--- LISTED ENTRIES ---

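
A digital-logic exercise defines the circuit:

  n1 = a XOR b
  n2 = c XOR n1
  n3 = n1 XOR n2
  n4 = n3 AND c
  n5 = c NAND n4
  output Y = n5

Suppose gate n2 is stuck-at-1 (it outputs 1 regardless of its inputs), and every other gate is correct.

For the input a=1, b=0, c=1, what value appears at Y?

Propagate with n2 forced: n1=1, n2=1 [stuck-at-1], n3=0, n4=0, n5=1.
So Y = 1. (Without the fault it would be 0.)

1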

---
--- LISTED ENTRIES ---

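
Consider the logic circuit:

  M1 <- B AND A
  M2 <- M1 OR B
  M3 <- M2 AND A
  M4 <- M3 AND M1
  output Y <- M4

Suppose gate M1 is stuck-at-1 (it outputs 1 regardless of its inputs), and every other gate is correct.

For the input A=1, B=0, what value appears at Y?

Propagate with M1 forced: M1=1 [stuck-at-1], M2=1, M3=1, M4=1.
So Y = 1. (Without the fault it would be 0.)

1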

---

-- TASK STATEMENT --
Print the lines above from the one with "n1 = a XOR b" through the one with "Suppose gate n2", both included, exactly as written and nothing more.

-- ANSWER SPACE --
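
  n1 = a XOR b
  n2 = c XOR n1
  n3 = n1 XOR n2
  n4 = n3 AND c
  n5 = c NAND n4
  output Y = n5

Suppose gate n2 is stuck-at-1 (it outputs 1 regardless of its inputs), and every other gate is correct.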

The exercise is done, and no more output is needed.